(Beginning of Material provided)

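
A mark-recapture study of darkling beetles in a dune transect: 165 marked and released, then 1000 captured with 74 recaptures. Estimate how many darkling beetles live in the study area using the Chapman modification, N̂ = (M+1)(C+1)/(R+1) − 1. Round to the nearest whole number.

N̂ = (165+1)(1000+1)/(74+1) − 1 = 166·1001/75 − 1
= 166166/75 − 1 ≈ 2215.5 − 1 ≈ 2214.5 → 2215

N ≈ 2215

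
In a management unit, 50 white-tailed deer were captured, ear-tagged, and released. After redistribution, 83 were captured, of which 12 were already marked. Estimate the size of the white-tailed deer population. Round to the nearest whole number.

N ≈ 346

The marked fraction in the recapture sample should equal the marked fraction in the population: 12/83 = 50/N.
N = (50 × 83) / 12 = 4150 / 12 ≈ 345.8 → 346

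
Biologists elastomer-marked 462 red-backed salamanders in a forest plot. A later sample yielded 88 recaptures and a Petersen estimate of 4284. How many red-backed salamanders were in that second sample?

C = 816

From N = M·C/R: C = N·R / M = 4284·88 / 462 = 376992 / 462 = 816.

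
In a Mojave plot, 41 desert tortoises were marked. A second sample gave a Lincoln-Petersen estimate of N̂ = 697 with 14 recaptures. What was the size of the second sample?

C = 238

From N = M·C/R: C = N·R / M = 697·14 / 41 = 9758 / 41 = 238.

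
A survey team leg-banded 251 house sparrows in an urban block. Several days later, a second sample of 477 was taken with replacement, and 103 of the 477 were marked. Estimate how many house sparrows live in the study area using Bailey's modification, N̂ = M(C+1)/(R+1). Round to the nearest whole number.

N ≈ 1154

N̂ = 251·(477+1)/(103+1) = 251·478/104 = 119978/104 ≈ 1153.6 → 1154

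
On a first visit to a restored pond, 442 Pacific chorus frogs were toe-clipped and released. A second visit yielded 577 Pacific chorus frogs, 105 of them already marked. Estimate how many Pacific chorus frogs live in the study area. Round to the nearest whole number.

N ≈ 2429

N = (442 × 577) / 105 = 255034 / 105 ≈ 2428.9 → 2429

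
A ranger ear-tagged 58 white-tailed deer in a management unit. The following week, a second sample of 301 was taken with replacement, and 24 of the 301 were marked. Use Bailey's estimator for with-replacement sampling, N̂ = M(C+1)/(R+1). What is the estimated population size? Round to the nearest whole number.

N̂ = 58·(301+1)/(24+1) = 58·302/25 = 17516/25 ≈ 700.6 → 701

N ≈ 701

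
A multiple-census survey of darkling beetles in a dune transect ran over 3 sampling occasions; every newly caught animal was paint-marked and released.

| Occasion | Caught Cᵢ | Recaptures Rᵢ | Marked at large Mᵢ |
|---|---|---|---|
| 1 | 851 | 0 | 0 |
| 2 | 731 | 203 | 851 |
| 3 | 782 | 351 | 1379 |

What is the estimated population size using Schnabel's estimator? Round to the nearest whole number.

N ≈ 3069

Σ MᵢCᵢ = 0·851 + 851·731 + 1379·782 = 0 + 622081 + 1078378 = 1700459
Σ Rᵢ = 0 + 203 + 351 = 554
N̂ = 1700459 / 554 ≈ 3069.4 → 3069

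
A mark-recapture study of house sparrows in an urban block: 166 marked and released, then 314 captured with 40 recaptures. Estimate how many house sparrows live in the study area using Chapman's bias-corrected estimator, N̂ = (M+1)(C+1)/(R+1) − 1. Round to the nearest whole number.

N̂ = (166+1)(314+1)/(40+1) − 1 = 167·315/41 − 1
= 52605/41 − 1 ≈ 1283.0 − 1 ≈ 1282.0 → 1282

N ≈ 1282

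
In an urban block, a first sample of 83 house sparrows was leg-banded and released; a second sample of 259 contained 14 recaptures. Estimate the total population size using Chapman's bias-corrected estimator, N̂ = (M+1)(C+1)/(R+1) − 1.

N = 1455

N̂ = (83+1)(259+1)/(14+1) − 1 = 84·260/15 − 1
= 21840/15 − 1 = 1456 − 1 = 1455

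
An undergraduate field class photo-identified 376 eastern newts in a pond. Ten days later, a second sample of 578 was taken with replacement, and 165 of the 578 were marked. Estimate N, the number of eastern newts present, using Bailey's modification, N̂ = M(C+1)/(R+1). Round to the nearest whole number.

N̂ = 376·(578+1)/(165+1) = 376·579/166 = 217704/166 ≈ 1311.47 → 1311

N ≈ 1311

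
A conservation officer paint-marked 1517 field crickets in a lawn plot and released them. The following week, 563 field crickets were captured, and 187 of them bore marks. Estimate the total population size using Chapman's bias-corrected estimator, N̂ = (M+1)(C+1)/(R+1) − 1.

N̂ = (1517+1)(563+1)/(187+1) − 1 = 1518·564/188 − 1
= 856152/188 − 1 = 4554 − 1 = 4553

N = 4553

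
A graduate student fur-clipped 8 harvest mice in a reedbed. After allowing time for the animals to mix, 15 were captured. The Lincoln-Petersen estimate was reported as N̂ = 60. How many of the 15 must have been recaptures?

From N = M·C/R: R = M·C / N = 8·15 / 60 = 120 / 60 = 2.

R = 2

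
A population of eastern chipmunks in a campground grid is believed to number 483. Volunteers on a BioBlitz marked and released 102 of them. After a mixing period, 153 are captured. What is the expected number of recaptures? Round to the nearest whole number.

Expected recaptures E[R] = M·C / N.
E[R] = 102 × 153 / 483 = 15606 / 483 ≈ 32.3 → 32

expected recaptures ≈ 32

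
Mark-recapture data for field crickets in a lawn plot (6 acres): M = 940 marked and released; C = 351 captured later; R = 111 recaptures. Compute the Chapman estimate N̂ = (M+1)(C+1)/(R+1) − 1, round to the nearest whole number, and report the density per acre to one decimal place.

N̂ = 941·352/112 − 1 = 331232/112 − 1 ≈ 2956.4 → 2956
Density = N̂ / area = 2956 / 6 ≈ 492.67 → 492.7 per acre

density ≈ 492.7 field crickets per acre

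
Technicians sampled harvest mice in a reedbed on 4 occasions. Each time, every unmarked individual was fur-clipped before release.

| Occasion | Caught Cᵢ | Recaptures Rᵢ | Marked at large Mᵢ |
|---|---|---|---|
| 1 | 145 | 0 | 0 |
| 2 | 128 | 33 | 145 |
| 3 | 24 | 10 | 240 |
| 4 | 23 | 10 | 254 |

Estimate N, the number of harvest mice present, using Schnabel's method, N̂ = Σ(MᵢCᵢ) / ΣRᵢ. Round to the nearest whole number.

Σ MᵢCᵢ = 0·145 + 145·128 + 240·24 + 254·23 = 0 + 18560 + 5760 + 5842 = 30162
Σ Rᵢ = 0 + 33 + 10 + 10 = 53
N̂ = 30162 / 53 ≈ 569.1 → 569

N ≈ 569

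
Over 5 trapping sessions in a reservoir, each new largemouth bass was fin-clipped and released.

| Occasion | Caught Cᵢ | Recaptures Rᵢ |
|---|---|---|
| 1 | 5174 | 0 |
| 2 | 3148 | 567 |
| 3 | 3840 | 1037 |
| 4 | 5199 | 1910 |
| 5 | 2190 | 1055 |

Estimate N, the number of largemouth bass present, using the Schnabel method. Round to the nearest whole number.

N ≈ 28,733

Marked at large before each occasion: Mᵢ = Σⱼ<ᵢ (Cⱼ − Rⱼ) → M1=0, M2=5174, M3=7755, M4=10558, M5=13847
Σ MᵢCᵢ = 0·5174 + 5174·3148 + 7755·3840 + 10558·5199 + 13847·2190 = 0 + 16287752 + 29779200 + 54891042 + 30324930 = 131282924
Σ Rᵢ = 0 + 567 + 1037 + 1910 + 1055 = 4569
N̂ = 131282924 / 4569 ≈ 28733.4 → 28733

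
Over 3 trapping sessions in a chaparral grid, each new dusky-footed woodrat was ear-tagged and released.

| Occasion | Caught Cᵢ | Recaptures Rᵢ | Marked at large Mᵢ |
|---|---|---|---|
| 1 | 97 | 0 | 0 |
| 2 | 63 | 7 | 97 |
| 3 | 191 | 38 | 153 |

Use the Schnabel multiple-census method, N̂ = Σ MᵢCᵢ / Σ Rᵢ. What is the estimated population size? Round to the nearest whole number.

N ≈ 785

Σ MᵢCᵢ = 0·97 + 97·63 + 153·191 = 0 + 6111 + 29223 = 35334
Σ Rᵢ = 0 + 7 + 38 = 45
N̂ = 35334 / 45 ≈ 785.2 → 785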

(End of Material provided)

**What is needed**
Scan the material above. Extract every line in which the word "trapping" occurs.

**Response below**
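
Over 5 trapping sessions in a reservoir, each new largemouth bass was fin-clipped and released.
Over 3 trapping sessions in a chaparral grid, each new dusky-footed woodrat was ear-tagged and released.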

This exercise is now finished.